Exercise objective> Could each entry be returned exactly as it appears?

+ + + + + + +

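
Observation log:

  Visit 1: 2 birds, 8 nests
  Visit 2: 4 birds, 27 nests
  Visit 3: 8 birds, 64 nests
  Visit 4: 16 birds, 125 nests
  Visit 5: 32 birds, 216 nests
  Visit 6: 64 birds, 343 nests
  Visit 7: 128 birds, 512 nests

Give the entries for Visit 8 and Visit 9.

256 birds, 729 nests; 512 birds, 1000 nests

Birds: ×2 each step, so 2, 4, 8, 16, 32, 64, 128 → 256 → 512.
For the nests, perfect cubes: 2³, 3³, 4³, …: 8, 27, 64, 125, 216, 343, 512 → 729 → 1000.
Putting the parts together: 256 birds, 729 nests and then 512 birds, 1000 nests.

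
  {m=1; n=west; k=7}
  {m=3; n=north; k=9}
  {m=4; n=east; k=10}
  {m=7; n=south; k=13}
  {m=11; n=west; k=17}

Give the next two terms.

M — each term is the sum of the two before it: 1, 3, 4, 7, 11 → 18 → 29.
N: repeats west → north → east → south, so west, north, east, south, west → north → east.
K: always 6 more than the m; 7, 9, 10, 13, 17 → 24 → 35.
Putting the parts together: {m=18; n=north; k=24} and then {m=29; n=east; k=35}.

{m=18; n=north; k=24}, {m=29; n=east; k=35}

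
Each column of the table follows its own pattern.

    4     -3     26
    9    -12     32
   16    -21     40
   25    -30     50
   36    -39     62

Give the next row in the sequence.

First component — perfect squares: 2², 3², 4², …: 4, 9, 16, 25, 36 → 49.
Second component: −9 each step, so -3, -12, -21, -30, -39 → -48.
Third component — differences are 6, 8, 10, … (increasing by 2 each time): 26, 32, 40, 50, 62 → 76.
Putting it together: 49  -48  76.

49  -48  76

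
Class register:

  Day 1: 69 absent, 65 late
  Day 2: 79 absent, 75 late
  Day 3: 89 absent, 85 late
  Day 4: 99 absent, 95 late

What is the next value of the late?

105

For the absent, +10 each step: 69, 79, 89, 99 → 109.
Late: always 4 less than the absent, so 65, 75, 85, 95 → 105.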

+ + + + + + +

Solution>
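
Observation log:

  Visit 1: 2 birds, 8 nests
  Visit 2: 4 birds, 27 nests
  Visit 3: 8 birds, 64 nests
  Visit 4: 16 birds, 125 nests
  Visit 5: 32 birds, 216 nests
  Visit 6: 64 birds, 343 nests
  Visit 7: 128 birds, 512 nests

Give the entries for Visit 8 and Visit 9.

256 birds, 729 nests; 512 birds, 1000 nests

Birds: ×2 each step, so 2, 4, 8, 16, 32, 64, 128 → 256 → 512.
For the nests, perfect cubes: 2³, 3³, 4³, …: 8, 27, 64, 125, 216, 343, 512 → 729 → 1000.
Putting the parts together: 256 birds, 729 nests and then 512 birds, 1000 nests.

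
  {m=1; n=west; k=7}
  {m=3; n=north; k=9}
  {m=4; n=east; k=10}
  {m=7; n=south; k=13}
  {m=11; n=west; k=17}

Give the next two terms.

M — each term is the sum of the two before it: 1, 3, 4, 7, 11 → 18 → 29.
N: repeats west → north → east → south, so west, north, east, south, west → north → east.
K: always 6 more than the m; 7, 9, 10, 13, 17 → 24 → 35.
Putting the parts together: {m=18; n=north; k=24} and then {m=29; n=east; k=35}.

{m=18; n=north; k=24}, {m=29; n=east; k=35}

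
Each column of the table follows its own pattern.

    4     -3     26
    9    -12     32
   16    -21     40
   25    -30     50
   36    -39     62

Give the next row in the sequence.

First component — perfect squares: 2², 3², 4², …: 4, 9, 16, 25, 36 → 49.
Second component: −9 each step, so -3, -12, -21, -30, -39 → -48.
Third component — differences are 6, 8, 10, … (increasing by 2 each time): 26, 32, 40, 50, 62 → 76.
Putting it together: 49  -48  76.

49  -48  76

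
Class register:

  Day 1: 69 absent, 65 late
  Day 2: 79 absent, 75 late
  Day 3: 89 absent, 85 late
  Day 4: 99 absent, 95 late

What is the next value of the late?

105

For the absent, +10 each step: 69, 79, 89, 99 → 109.
Late: always 4 less than the absent, so 65, 75, 85, 95 → 105.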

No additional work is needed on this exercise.